▶ _Exercise details_
Search the data for the string "would" and gather each line it is in.
::: Supplied data
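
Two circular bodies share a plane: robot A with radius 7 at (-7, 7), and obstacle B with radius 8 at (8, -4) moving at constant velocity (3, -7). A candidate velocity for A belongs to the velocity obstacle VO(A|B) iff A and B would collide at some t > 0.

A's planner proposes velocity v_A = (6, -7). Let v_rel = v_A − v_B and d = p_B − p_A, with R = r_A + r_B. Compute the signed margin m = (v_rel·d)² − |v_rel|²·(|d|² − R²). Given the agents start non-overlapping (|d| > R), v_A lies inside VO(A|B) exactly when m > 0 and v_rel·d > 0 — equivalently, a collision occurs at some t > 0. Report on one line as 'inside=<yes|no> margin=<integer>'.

d = (15, -11),  |d|² = 346;  R = 7+8 = 15,  c = 346−15² = 121
v_rel = (3, 0),  |v_rel|² = 9;  v_rel·d = (3)·(15) + (0)·(-11) = 45
9·t² − 90·t + 121 = 0  ⇒  m = 45² − 9·121 = 936
m = 936 > 0,  v_rel·d = 45 > 0  ⇒  inside

inside=yes margin=936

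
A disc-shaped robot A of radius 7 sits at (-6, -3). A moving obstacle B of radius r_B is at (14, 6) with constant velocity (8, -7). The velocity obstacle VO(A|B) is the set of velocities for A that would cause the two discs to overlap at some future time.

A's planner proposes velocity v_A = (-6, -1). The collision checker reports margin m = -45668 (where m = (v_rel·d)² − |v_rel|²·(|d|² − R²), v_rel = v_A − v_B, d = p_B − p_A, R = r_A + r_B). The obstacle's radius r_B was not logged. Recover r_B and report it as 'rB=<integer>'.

m = -45668
d = (20, 9);  v_rel = (-14, 6),  |v_rel|² = 232
v_rel×d = (-14)·(9) − (6)·(20) = -246
since m = R²·232 − (-246)²:  R² = (60516 + -45668) / 232 = 64
R = √64 = 8  ⇒  r_B = 8 − 7 = 1

rB=1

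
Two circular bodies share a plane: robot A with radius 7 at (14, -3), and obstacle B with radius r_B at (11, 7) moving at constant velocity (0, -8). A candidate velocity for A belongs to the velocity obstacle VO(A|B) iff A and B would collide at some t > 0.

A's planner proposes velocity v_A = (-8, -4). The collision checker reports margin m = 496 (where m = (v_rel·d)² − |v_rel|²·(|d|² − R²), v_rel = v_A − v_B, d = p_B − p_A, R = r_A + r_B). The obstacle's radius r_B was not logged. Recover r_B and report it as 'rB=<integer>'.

m = 496
d = (-3, 10);  v_rel = (-8, 4),  |v_rel|² = 80
v_rel×d = (-8)·(10) − (4)·(-3) = -68
since m = R²·80 − (-68)²:  R² = (4624 + 496) / 80 = 64
R = √64 = 8  ⇒  r_B = 8 − 7 = 1

rB=1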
::::::
▶ _Result of the task_
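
Two circular bodies share a plane: robot A with radius 7 at (-7, 7), and obstacle B with radius 8 at (8, -4) moving at constant velocity (3, -7). A candidate velocity for A belongs to the velocity obstacle VO(A|B) iff A and B would collide at some t > 0.
A disc-shaped robot A of radius 7 sits at (-6, -3). A moving obstacle B of radius r_B is at (14, 6) with constant velocity (8, -7). The velocity obstacle VO(A|B) is the set of velocities for A that would cause the two discs to overlap at some future time.
Two circular bodies share a plane: robot A with radius 7 at (14, -3), and obstacle B with radius r_B at (11, 7) moving at constant velocity (0, -8). A candidate velocity for A belongs to the velocity obstacle VO(A|B) iff A and B would collide at some t > 0.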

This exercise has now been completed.